DATA EXCERPTS:
+ + +
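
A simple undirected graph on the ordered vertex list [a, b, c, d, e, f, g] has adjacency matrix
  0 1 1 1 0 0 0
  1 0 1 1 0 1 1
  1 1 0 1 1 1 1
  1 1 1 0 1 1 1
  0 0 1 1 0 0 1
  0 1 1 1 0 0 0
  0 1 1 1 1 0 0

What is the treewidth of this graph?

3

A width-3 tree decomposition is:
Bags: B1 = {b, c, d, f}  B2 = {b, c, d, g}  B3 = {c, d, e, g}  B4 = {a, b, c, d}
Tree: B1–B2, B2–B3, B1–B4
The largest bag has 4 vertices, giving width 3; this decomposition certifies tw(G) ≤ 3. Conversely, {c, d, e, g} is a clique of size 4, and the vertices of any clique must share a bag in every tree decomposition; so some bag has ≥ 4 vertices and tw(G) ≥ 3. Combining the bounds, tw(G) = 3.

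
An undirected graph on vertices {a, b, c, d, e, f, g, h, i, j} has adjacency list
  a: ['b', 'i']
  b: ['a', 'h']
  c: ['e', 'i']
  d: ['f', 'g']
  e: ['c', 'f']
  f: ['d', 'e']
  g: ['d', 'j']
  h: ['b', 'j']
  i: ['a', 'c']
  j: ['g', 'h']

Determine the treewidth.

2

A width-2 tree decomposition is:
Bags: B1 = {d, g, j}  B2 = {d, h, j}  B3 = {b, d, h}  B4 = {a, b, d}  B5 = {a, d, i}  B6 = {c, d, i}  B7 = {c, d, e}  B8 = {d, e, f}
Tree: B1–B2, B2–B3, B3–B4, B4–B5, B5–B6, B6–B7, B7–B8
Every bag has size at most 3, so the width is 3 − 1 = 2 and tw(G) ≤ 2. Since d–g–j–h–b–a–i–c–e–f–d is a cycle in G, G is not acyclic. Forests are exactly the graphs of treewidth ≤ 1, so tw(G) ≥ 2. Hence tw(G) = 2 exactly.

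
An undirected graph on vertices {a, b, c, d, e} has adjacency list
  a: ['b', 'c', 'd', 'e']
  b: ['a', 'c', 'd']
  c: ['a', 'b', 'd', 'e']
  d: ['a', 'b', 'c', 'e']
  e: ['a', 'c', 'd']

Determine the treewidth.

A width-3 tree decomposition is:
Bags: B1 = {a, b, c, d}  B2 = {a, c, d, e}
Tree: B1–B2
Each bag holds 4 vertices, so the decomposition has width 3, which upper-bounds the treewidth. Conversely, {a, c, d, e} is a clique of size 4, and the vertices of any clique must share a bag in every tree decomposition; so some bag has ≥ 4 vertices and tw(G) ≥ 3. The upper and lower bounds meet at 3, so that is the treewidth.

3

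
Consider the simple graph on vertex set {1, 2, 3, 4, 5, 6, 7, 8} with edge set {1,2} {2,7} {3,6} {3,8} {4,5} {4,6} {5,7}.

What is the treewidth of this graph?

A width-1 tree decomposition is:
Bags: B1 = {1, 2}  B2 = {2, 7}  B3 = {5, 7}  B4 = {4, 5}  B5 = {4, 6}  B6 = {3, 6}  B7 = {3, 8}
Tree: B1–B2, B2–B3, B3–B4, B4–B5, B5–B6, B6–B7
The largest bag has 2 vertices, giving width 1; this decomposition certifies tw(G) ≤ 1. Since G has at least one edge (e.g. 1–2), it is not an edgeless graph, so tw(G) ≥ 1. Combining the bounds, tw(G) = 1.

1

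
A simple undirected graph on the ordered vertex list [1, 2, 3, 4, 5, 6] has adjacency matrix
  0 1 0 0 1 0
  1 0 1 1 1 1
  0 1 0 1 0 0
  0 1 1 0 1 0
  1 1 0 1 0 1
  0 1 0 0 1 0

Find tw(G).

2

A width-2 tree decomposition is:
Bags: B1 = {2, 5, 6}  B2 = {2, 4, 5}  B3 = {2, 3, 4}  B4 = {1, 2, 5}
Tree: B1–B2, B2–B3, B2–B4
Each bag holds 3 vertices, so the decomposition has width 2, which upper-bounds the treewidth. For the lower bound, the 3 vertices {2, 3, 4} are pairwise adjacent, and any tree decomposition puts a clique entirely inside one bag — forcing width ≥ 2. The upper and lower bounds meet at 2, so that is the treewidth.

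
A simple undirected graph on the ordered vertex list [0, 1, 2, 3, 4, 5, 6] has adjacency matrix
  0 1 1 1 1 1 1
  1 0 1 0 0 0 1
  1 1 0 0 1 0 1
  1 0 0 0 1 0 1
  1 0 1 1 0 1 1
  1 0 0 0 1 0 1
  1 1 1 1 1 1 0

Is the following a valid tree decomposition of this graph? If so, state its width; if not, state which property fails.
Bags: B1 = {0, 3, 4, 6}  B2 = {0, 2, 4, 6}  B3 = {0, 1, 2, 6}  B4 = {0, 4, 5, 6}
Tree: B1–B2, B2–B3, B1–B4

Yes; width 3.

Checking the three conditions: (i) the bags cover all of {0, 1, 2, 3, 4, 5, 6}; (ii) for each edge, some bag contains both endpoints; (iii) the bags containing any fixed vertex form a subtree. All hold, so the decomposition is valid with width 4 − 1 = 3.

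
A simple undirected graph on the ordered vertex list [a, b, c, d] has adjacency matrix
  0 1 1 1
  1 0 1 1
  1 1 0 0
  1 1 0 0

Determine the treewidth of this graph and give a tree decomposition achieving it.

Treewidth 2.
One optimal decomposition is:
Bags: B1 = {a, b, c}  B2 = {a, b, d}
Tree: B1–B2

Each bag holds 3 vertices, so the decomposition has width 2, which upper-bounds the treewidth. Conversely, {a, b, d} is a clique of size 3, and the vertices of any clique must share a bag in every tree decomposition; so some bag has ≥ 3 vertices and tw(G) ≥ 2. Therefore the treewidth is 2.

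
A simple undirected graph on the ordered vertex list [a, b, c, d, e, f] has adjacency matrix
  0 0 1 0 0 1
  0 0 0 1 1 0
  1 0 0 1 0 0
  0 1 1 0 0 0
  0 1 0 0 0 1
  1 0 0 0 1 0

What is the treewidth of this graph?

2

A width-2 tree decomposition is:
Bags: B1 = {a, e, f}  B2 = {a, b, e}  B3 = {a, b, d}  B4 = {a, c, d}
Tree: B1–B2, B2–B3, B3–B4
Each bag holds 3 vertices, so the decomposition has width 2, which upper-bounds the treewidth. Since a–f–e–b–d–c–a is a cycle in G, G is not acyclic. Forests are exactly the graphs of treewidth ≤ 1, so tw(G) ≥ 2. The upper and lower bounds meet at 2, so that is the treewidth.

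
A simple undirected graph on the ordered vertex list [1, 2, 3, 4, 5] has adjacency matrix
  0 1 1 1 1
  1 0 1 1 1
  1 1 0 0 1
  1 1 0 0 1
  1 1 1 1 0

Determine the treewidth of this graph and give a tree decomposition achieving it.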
+ + +
Every line of the material above should be repeated exactly.

TASK OUTPUT:
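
A simple undirected graph on the ordered vertex list [a, b, c, d, e, f, g] has adjacency matrix
  0 1 1 1 0 0 0
  1 0 1 1 0 1 1
  1 1 0 1 1 1 1
  1 1 1 0 1 1 1
  0 0 1 1 0 0 1
  0 1 1 1 0 0 0
  0 1 1 1 1 0 0

What is the treewidth of this graph?

3

A width-3 tree decomposition is:
Bags: B1 = {b, c, d, f}  B2 = {b, c, d, g}  B3 = {c, d, e, g}  B4 = {a, b, c, d}
Tree: B1–B2, B2–B3, B1–B4
The largest bag has 4 vertices, giving width 3; this decomposition certifies tw(G) ≤ 3. Conversely, {c, d, e, g} is a clique of size 4, and the vertices of any clique must share a bag in every tree decomposition; so some bag has ≥ 4 vertices and tw(G) ≥ 3. Combining the bounds, tw(G) = 3.

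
An undirected graph on vertices {a, b, c, d, e, f, g, h, i, j} has adjacency list
  a: ['b', 'i']
  b: ['a', 'h']
  c: ['e', 'i']
  d: ['f', 'g']
  e: ['c', 'f']
  f: ['d', 'e']
  g: ['d', 'j']
  h: ['b', 'j']
  i: ['a', 'c']
  j: ['g', 'h']

Determine the treewidth.

2

A width-2 tree decomposition is:
Bags: B1 = {d, g, j}  B2 = {d, h, j}  B3 = {b, d, h}  B4 = {a, b, d}  B5 = {a, d, i}  B6 = {c, d, i}  B7 = {c, d, e}  B8 = {d, e, f}
Tree: B1–B2, B2–B3, B3–B4, B4–B5, B5–B6, B6–B7, B7–B8
Every bag has size at most 3, so the width is 3 − 1 = 2 and tw(G) ≤ 2. Since d–g–j–h–b–a–i–c–e–f–d is a cycle in G, G is not acyclic. Forests are exactly the graphs of treewidth ≤ 1, so tw(G) ≥ 2. Hence tw(G) = 2 exactly.

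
An undirected graph on vertices {a, b, c, d, e} has adjacency list
  a: ['b', 'c', 'd', 'e']
  b: ['a', 'c', 'd']
  c: ['a', 'b', 'd', 'e']
  d: ['a', 'b', 'c', 'e']
  e: ['a', 'c', 'd']

Determine the treewidth.

A width-3 tree decomposition is:
Bags: B1 = {a, b, c, d}  B2 = {a, c, d, e}
Tree: B1–B2
Each bag holds 4 vertices, so the decomposition has width 3, which upper-bounds the treewidth. Conversely, {a, c, d, e} is a clique of size 4, and the vertices of any clique must share a bag in every tree decomposition; so some bag has ≥ 4 vertices and tw(G) ≥ 3. The upper and lower bounds meet at 3, so that is the treewidth.

3

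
Consider the simple graph on vertex set {1, 2, 3, 4, 5, 6, 7, 8} with edge set {1,2} {2,7} {3,6} {3,8} {4,5} {4,6} {5,7}.

What is the treewidth of this graph?

A width-1 tree decomposition is:
Bags: B1 = {1, 2}  B2 = {2, 7}  B3 = {5, 7}  B4 = {4, 5}  B5 = {4, 6}  B6 = {3, 6}  B7 = {3, 8}
Tree: B1–B2, B2–B3, B3–B4, B4–B5, B5–B6, B6–B7
The largest bag has 2 vertices, giving width 1; this decomposition certifies tw(G) ≤ 1. Since G has at least one edge (e.g. 1–2), it is not an edgeless graph, so tw(G) ≥ 1. Combining the bounds, tw(G) = 1.

1

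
A simple undirected graph on the ordered vertex list [1, 2, 3, 4, 5, 6] has adjacency matrix
  0 1 0 0 1 0
  1 0 1 1 1 1
  0 1 0 1 0 0
  0 1 1 0 1 0
  1 1 0 1 0 1
  0 1 0 0 1 0

Find tw(G).

2

A width-2 tree decomposition is:
Bags: B1 = {2, 5, 6}  B2 = {2, 4, 5}  B3 = {2, 3, 4}  B4 = {1, 2, 5}
Tree: B1–B2, B2–B3, B2–B4
Each bag holds 3 vertices, so the decomposition has width 2, which upper-bounds the treewidth. For the lower bound, the 3 vertices {2, 3, 4} are pairwise adjacent, and any tree decomposition puts a clique entirely inside one bag — forcing width ≥ 2. The upper and lower bounds meet at 2, so that is the treewidth.

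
A simple undirected graph on the ordered vertex list [0, 1, 2, 3, 4, 5, 6] has adjacency matrix
  0 1 1 1 1 1 1
  1 0 1 0 0 0 1
  1 1 0 0 1 0 1
  1 0 0 0 1 0 1
  1 0 1 1 0 1 1
  1 0 0 0 1 0 1
  1 1 1 1 1 1 0

Is the following a valid tree decomposition of this graph? If so, state its width; if not, state which property fails.
Bags: B1 = {0, 3, 4, 6}  B2 = {0, 2, 4, 6}  B3 = {0, 1, 2, 6}  B4 = {0, 4, 5, 6}
Tree: B1–B2, B2–B3, B1–B4

Yes; width 3.

Checking the three conditions: (i) the bags cover all of {0, 1, 2, 3, 4, 5, 6}; (ii) for each edge, some bag contains both endpoints; (iii) the bags containing any fixed vertex form a subtree. All hold, so the decomposition is valid with width 4 − 1 = 3.

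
A simple undirected graph on the ordered vertex list [a, b, c, d] has adjacency matrix
  0 1 1 1
  1 0 1 1
  1 1 0 0
  1 1 0 0

Determine the treewidth of this graph and give a tree decomposition achieving it.

Treewidth 2.
One optimal decomposition is:
Bags: B1 = {a, b, c}  B2 = {a, b, d}
Tree: B1–B2

Each bag holds 3 vertices, so the decomposition has width 2, which upper-bounds the treewidth. Conversely, {a, b, d} is a clique of size 3, and the vertices of any clique must share a bag in every tree decomposition; so some bag has ≥ 3 vertices and tw(G) ≥ 2. Therefore the treewidth is 2.

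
A simple undirected graph on the ordered vertex list [a, b, c, d, e, f] has adjacency matrix
  0 0 1 0 0 1
  0 0 0 1 1 0
  1 0 0 1 0 0
  0 1 1 0 0 0
  0 1 0 0 0 1
  1 0 0 0 1 0

What is the treewidth of this graph?

2

A width-2 tree decomposition is:
Bags: B1 = {a, e, f}  B2 = {a, b, e}  B3 = {a, b, d}  B4 = {a, c, d}
Tree: B1–B2, B2–B3, B3–B4
Each bag holds 3 vertices, so the decomposition has width 2, which upper-bounds the treewidth. Since a–f–e–b–d–c–a is a cycle in G, G is not acyclic. Forests are exactly the graphs of treewidth ≤ 1, so tw(G) ≥ 2. The upper and lower bounds meet at 2, so that is the treewidth.

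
A simple undirected graph on the ordered vertex list [1, 2, 3, 4, 5] has adjacency matrix
  0 1 1 1 1
  1 0 1 1 1
  1 1 0 0 1
  1 1 0 0 1
  1 1 1 1 0

Determine the treewidth of this graph and give a tree decomposition achieving it.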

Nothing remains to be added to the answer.